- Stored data

○ ○ ○ ○ ○ ○ ○

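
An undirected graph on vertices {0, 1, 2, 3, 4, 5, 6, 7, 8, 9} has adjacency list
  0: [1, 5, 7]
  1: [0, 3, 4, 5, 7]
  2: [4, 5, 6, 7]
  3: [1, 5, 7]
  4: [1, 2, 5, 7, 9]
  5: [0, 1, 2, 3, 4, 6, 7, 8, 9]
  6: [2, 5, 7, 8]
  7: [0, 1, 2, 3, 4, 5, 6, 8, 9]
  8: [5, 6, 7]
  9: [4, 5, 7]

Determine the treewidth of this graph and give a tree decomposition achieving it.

Treewidth 3.
One such decomposition:
Bags: B1 = {2, 5, 6, 7}  B2 = {2, 4, 5, 7}  B3 = {1, 4, 5, 7}  B4 = {1, 3, 5, 7}  B5 = {4, 5, 7, 9}  B6 = {0, 1, 5, 7}  B7 = {5, 6, 7, 8}
Tree: B1–B2, B2–B3, B3–B4, B2–B5, B4–B6, B1–B7

Every bag has size at most 4, so the width is 4 − 1 = 3 and tw(G) ≤ 3. Conversely, {0, 1, 5, 7} is a clique of size 4, and the vertices of any clique must share a bag in every tree decomposition; so some bag has ≥ 4 vertices and tw(G) ≥ 3. Hence tw(G) = 3 exactly.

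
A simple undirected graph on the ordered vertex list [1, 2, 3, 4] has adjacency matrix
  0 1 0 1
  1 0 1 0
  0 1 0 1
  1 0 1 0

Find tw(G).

2

A width-2 tree decomposition is:
Bags: B1 = {1, 3, 4}  B2 = {1, 2, 3}
Tree: B1–B2
Every bag has size at most 3, so the width is 3 − 1 = 2 and tw(G) ≤ 2. For the lower bound, G contains the cycle 3–4–1–2–3, so G is not a forest; only forests have treewidth ≤ 1, hence tw(G) ≥ 2. Combining the bounds, tw(G) = 2.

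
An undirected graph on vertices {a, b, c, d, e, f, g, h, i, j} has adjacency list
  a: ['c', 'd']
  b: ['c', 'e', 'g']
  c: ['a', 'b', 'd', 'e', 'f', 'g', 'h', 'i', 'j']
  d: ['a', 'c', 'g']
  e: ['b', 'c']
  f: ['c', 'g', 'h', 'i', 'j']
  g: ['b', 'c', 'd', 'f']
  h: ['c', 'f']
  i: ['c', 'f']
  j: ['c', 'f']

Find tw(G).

A width-2 tree decomposition is:
Bags: B1 = {c, f, h}  B2 = {c, f, j}  B3 = {c, f, g}  B4 = {b, c, g}  B5 = {b, c, e}  B6 = {c, d, g}  B7 = {a, c, d}  B8 = {c, f, i}
Tree: B1–B2, B1–B3, B3–B4, B4–B5, B3–B6, B6–B7, B1–B8
Every bag has size at most 3, so the width is 3 − 1 = 2 and tw(G) ≤ 2. For the lower bound, the 3 vertices {c, d, g} are pairwise adjacent, and any tree decomposition puts a clique entirely inside one bag — forcing width ≥ 2. Combining the bounds, tw(G) = 2.

2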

○ ○ ○ ○ ○ ○ ○

- ACTION ITEM
Your answer should be every entry above, repeated exactly.

- THE COMPLETED TASK
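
An undirected graph on vertices {0, 1, 2, 3, 4, 5, 6, 7, 8, 9} has adjacency list
  0: [1, 5, 7]
  1: [0, 3, 4, 5, 7]
  2: [4, 5, 6, 7]
  3: [1, 5, 7]
  4: [1, 2, 5, 7, 9]
  5: [0, 1, 2, 3, 4, 6, 7, 8, 9]
  6: [2, 5, 7, 8]
  7: [0, 1, 2, 3, 4, 5, 6, 8, 9]
  8: [5, 6, 7]
  9: [4, 5, 7]

Determine the treewidth of this graph and give a tree decomposition achieving it.

Treewidth 3.
One such decomposition:
Bags: B1 = {2, 5, 6, 7}  B2 = {2, 4, 5, 7}  B3 = {1, 4, 5, 7}  B4 = {1, 3, 5, 7}  B5 = {4, 5, 7, 9}  B6 = {0, 1, 5, 7}  B7 = {5, 6, 7, 8}
Tree: B1–B2, B2–B3, B3–B4, B2–B5, B4–B6, B1–B7

Every bag has size at most 4, so the width is 4 − 1 = 3 and tw(G) ≤ 3. Conversely, {0, 1, 5, 7} is a clique of size 4, and the vertices of any clique must share a bag in every tree decomposition; so some bag has ≥ 4 vertices and tw(G) ≥ 3. Hence tw(G) = 3 exactly.

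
A simple undirected graph on the ordered vertex list [1, 2, 3, 4] has adjacency matrix
  0 1 0 1
  1 0 1 0
  0 1 0 1
  1 0 1 0

Find tw(G).

2

A width-2 tree decomposition is:
Bags: B1 = {1, 3, 4}  B2 = {1, 2, 3}
Tree: B1–B2
Every bag has size at most 3, so the width is 3 − 1 = 2 and tw(G) ≤ 2. For the lower bound, G contains the cycle 3–4–1–2–3, so G is not a forest; only forests have treewidth ≤ 1, hence tw(G) ≥ 2. Combining the bounds, tw(G) = 2.

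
An undirected graph on vertices {a, b, c, d, e, f, g, h, i, j} has adjacency list
  a: ['c', 'd']
  b: ['c', 'e', 'g']
  c: ['a', 'b', 'd', 'e', 'f', 'g', 'h', 'i', 'j']
  d: ['a', 'c', 'g']
  e: ['b', 'c']
  f: ['c', 'g', 'h', 'i', 'j']
  g: ['b', 'c', 'd', 'f']
  h: ['c', 'f']
  i: ['c', 'f']
  j: ['c', 'f']

Find tw(G).

A width-2 tree decomposition is:
Bags: B1 = {c, f, h}  B2 = {c, f, j}  B3 = {c, f, g}  B4 = {b, c, g}  B5 = {b, c, e}  B6 = {c, d, g}  B7 = {a, c, d}  B8 = {c, f, i}
Tree: B1–B2, B1–B3, B3–B4, B4–B5, B3–B6, B6–B7, B1–B8
Every bag has size at most 3, so the width is 3 − 1 = 2 and tw(G) ≤ 2. For the lower bound, the 3 vertices {c, d, g} are pairwise adjacent, and any tree decomposition puts a clique entirely inside one bag — forcing width ≥ 2. Combining the bounds, tw(G) = 2.

2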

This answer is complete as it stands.